Material provided:
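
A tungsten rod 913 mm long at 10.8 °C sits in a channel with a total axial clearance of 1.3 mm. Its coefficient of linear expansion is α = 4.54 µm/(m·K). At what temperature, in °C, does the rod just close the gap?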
==
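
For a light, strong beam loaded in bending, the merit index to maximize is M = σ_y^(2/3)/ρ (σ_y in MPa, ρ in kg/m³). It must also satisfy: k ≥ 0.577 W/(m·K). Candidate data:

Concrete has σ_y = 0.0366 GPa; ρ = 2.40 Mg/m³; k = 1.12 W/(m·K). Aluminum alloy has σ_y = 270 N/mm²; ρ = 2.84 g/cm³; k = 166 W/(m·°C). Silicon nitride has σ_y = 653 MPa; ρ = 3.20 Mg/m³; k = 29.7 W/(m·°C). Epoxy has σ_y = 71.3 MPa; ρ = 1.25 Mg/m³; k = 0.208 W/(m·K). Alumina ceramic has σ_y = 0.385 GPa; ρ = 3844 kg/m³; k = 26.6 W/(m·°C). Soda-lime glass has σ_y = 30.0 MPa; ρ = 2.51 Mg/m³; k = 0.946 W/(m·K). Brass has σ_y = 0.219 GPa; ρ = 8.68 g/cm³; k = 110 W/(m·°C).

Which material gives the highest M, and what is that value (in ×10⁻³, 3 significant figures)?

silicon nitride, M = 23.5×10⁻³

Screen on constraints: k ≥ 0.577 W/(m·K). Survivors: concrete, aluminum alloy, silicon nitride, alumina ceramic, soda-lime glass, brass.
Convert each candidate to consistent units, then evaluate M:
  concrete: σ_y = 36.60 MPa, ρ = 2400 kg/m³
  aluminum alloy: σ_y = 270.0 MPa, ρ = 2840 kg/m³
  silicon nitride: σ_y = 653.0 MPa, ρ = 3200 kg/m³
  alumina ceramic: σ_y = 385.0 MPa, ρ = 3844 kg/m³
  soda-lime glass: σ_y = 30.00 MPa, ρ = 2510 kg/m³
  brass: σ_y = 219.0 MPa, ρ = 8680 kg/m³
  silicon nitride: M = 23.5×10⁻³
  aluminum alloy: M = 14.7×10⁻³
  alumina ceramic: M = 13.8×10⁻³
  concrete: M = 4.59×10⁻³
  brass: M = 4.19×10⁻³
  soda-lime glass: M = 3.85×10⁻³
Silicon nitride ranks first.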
---
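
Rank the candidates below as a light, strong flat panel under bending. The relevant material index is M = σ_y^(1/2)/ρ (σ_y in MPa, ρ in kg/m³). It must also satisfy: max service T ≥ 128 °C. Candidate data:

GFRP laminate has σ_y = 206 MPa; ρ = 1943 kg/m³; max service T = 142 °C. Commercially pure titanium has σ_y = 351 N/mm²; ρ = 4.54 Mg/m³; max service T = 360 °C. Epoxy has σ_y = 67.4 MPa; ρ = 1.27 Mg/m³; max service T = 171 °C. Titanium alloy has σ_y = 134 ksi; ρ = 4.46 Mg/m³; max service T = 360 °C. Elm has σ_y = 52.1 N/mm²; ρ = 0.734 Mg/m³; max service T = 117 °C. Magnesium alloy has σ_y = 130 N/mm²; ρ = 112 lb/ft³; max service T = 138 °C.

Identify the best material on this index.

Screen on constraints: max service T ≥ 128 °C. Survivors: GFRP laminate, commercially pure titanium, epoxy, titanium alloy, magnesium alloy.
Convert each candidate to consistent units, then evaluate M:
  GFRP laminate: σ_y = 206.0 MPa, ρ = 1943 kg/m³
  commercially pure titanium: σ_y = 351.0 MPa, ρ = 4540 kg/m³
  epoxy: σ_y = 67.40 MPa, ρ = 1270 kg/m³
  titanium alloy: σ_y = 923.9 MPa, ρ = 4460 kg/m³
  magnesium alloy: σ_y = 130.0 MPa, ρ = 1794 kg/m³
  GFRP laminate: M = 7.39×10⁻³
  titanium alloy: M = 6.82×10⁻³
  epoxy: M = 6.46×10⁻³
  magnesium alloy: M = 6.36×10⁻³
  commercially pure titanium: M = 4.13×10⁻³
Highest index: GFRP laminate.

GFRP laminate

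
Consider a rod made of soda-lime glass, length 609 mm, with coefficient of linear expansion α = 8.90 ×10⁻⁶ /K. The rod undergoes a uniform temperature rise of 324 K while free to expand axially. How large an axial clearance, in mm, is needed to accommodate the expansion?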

What is required:
Send back an exact copy of only the lines from the line with "For a light, strong" up to and including the line with "Concrete has σ_y" in the data above.

Response to this task:
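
For a light, strong beam loaded in bending, the merit index to maximize is M = σ_y^(2/3)/ρ (σ_y in MPa, ρ in kg/m³). It must also satisfy: k ≥ 0.577 W/(m·K). Candidate data:

Concrete has σ_y = 0.0366 GPa; ρ = 2.40 Mg/m³; k = 1.12 W/(m·K). Aluminum alloy has σ_y = 270 N/mm²; ρ = 2.84 g/cm³; k = 166 W/(m·°C). Silicon nitride has σ_y = 653 MPa; ρ = 3.20 Mg/m³; k = 29.7 W/(m·°C). Epoxy has σ_y = 71.3 MPa; ρ = 1.25 Mg/m³; k = 0.208 W/(m·K). Alumina ceramic has σ_y = 0.385 GPa; ρ = 3844 kg/m³; k = 26.6 W/(m·°C). Soda-lime glass has σ_y = 30.0 MPa; ρ = 2.51 Mg/m³; k = 0.946 W/(m·K). Brass has σ_y = 0.219 GPa; ρ = 8.68 g/cm³; k = 110 W/(m·°C).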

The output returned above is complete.